**Brief**: Your output is to consist only of the line containing "The irreversible first-order" and the lines after it, through the end of the data, reproduced exactly.

==== Records supplied ====

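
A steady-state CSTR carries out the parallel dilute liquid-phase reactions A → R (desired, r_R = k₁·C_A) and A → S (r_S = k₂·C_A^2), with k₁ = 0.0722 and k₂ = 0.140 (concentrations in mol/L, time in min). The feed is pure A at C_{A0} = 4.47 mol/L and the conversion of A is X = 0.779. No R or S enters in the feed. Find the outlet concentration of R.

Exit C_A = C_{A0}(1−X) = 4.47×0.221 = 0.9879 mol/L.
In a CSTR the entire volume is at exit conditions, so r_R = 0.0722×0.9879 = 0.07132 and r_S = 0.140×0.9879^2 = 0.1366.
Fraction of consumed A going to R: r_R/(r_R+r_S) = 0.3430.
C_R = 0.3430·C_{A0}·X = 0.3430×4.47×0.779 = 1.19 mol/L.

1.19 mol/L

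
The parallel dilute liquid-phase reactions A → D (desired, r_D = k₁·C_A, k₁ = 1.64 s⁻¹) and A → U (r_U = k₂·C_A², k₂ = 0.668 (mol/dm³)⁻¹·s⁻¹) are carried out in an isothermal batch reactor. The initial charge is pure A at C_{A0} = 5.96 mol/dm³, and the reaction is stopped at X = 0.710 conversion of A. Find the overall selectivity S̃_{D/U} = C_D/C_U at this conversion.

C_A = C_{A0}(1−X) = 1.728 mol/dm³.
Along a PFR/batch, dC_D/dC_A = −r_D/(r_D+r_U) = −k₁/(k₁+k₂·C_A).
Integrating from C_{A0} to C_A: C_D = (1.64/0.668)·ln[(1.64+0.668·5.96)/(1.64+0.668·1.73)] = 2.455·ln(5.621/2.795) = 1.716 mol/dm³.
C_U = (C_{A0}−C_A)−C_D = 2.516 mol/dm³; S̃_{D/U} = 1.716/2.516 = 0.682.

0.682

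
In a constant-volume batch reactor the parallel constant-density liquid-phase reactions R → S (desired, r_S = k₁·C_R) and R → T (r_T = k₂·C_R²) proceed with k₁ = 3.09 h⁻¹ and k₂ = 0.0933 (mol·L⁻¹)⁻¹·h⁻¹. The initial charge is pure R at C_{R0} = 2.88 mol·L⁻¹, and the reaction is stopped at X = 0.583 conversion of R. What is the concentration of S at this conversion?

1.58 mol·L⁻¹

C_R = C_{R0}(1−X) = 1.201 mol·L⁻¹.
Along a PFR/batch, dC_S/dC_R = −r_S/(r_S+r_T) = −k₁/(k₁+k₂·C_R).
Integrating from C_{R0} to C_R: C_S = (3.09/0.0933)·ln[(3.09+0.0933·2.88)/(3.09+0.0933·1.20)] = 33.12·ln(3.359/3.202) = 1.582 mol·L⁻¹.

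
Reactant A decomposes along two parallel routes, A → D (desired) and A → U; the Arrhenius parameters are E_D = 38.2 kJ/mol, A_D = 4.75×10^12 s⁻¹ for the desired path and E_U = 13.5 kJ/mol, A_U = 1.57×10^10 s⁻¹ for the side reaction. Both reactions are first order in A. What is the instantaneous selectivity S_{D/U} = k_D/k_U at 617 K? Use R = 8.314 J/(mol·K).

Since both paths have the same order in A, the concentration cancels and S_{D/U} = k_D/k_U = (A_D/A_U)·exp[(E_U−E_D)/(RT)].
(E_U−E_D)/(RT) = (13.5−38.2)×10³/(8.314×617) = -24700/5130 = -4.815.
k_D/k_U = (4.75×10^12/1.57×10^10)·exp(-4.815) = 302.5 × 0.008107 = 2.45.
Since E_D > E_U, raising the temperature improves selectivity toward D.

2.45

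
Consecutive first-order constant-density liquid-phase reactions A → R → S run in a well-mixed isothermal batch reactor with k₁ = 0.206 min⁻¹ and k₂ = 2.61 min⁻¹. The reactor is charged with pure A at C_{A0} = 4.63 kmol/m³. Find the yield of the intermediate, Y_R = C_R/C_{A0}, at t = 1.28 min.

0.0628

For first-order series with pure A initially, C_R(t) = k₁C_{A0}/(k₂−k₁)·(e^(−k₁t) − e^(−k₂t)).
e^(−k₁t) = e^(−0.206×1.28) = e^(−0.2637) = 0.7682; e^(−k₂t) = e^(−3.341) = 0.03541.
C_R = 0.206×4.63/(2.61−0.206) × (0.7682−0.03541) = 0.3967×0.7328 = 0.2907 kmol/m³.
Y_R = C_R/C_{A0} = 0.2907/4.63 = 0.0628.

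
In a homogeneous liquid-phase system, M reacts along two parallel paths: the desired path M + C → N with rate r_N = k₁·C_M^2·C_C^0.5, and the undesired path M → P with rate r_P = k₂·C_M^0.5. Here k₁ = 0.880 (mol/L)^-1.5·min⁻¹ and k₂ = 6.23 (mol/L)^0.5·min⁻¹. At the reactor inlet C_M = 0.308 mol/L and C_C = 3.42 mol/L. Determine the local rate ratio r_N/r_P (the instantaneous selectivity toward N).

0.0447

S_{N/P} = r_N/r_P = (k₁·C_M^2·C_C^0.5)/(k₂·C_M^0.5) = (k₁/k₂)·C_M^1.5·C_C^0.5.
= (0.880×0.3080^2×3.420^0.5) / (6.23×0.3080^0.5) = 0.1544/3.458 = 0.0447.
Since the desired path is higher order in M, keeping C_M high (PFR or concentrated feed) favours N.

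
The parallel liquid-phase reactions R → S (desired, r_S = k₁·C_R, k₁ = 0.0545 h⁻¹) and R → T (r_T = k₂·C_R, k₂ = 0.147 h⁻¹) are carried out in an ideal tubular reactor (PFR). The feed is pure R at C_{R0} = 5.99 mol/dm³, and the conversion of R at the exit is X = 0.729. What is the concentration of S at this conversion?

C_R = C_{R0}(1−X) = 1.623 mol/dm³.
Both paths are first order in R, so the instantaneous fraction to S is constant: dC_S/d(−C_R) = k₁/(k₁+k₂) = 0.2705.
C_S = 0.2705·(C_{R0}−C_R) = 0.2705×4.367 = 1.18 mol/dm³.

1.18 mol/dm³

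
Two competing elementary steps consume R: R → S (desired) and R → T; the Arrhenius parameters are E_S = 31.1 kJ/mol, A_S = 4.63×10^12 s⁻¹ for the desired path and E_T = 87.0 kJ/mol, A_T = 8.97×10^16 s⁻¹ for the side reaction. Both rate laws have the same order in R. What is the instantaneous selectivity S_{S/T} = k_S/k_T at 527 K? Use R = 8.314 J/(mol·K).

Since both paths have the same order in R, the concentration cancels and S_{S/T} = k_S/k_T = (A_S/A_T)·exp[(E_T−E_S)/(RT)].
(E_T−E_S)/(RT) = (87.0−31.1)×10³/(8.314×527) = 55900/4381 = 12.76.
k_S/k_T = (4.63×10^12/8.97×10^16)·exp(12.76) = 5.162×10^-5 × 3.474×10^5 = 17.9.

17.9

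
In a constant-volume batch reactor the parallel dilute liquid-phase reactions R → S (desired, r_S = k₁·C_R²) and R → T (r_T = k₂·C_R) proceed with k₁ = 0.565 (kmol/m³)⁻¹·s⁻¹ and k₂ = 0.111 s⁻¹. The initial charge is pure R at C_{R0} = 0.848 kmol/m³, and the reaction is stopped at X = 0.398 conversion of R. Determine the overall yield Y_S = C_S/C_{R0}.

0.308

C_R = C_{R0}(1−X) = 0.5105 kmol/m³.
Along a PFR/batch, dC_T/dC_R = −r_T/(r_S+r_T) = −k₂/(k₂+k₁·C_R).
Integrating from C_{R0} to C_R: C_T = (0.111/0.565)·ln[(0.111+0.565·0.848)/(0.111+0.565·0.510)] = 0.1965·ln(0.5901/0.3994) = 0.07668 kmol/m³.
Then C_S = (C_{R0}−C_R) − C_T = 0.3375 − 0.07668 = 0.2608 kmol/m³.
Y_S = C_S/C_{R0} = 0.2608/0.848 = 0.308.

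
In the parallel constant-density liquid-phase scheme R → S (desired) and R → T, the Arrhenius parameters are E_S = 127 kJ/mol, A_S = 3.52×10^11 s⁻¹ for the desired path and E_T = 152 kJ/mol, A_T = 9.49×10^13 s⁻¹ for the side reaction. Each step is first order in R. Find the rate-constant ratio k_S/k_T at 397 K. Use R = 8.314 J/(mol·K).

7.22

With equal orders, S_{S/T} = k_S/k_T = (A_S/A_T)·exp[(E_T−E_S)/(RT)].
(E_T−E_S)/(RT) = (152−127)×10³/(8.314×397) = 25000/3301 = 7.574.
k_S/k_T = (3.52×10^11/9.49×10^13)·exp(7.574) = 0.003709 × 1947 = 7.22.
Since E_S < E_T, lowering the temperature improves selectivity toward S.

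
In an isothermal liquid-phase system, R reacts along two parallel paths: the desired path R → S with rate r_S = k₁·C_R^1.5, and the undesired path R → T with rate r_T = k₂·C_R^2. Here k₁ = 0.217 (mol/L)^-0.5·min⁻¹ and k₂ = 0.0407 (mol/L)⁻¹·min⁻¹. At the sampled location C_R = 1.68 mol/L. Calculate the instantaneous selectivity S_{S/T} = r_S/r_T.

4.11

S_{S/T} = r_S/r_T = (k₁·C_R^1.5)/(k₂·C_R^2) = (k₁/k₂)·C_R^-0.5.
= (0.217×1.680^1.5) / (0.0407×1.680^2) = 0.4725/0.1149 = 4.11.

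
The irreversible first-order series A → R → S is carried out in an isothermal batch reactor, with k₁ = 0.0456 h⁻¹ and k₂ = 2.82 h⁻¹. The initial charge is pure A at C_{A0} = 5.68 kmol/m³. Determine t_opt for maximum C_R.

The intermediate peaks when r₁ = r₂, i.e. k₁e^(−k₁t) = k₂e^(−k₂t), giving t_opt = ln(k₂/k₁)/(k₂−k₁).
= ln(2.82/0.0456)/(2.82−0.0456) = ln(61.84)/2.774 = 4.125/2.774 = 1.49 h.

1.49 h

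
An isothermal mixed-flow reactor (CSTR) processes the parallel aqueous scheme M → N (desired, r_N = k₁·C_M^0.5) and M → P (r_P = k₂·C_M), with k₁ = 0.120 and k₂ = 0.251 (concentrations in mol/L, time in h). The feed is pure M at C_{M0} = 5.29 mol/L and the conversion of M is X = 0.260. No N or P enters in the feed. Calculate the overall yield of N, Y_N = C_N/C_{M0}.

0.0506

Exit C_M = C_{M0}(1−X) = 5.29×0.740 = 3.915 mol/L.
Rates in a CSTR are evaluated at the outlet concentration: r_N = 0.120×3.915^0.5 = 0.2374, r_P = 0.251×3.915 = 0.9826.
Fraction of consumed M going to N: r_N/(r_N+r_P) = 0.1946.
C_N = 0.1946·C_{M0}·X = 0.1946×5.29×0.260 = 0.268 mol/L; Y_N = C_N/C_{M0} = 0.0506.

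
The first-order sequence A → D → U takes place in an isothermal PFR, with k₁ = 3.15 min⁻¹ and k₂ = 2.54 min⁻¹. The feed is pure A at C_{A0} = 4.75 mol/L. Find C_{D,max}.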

====

**Exercise solution**:
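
The irreversible first-order series A → R → S is carried out in an isothermal batch reactor, with k₁ = 0.0456 h⁻¹ and k₂ = 2.82 h⁻¹. The initial charge is pure A at C_{A0} = 5.68 kmol/m³. Determine t_opt for maximum C_R.

The intermediate peaks when r₁ = r₂, i.e. k₁e^(−k₁t) = k₂e^(−k₂t), giving t_opt = ln(k₂/k₁)/(k₂−k₁).
= ln(2.82/0.0456)/(2.82−0.0456) = ln(61.84)/2.774 = 4.125/2.774 = 1.49 h.

1.49 h

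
An isothermal mixed-flow reactor (CSTR) processes the parallel aqueous scheme M → N (desired, r_N = k₁·C_M^0.5) and M → P (r_P = k₂·C_M), with k₁ = 0.120 and k₂ = 0.251 (concentrations in mol/L, time in h). The feed is pure M at C_{M0} = 5.29 mol/L and the conversion of M is X = 0.260. No N or P enters in the feed. Calculate the overall yield of N, Y_N = C_N/C_{M0}.

0.0506

Exit C_M = C_{M0}(1−X) = 5.29×0.740 = 3.915 mol/L.
Rates in a CSTR are evaluated at the outlet concentration: r_N = 0.120×3.915^0.5 = 0.2374, r_P = 0.251×3.915 = 0.9826.
Fraction of consumed M going to N: r_N/(r_N+r_P) = 0.1946.
C_N = 0.1946·C_{M0}·X = 0.1946×5.29×0.260 = 0.268 mol/L; Y_N = C_N/C_{M0} = 0.0506.

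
The first-order sequence A → D → U takes place in an isothermal PFR, with k₁ = 3.15 min⁻¹ and k₂ = 2.54 min⁻¹. The feed is pure A at C_{A0} = 4.75 mol/L. Find C_{D,max}.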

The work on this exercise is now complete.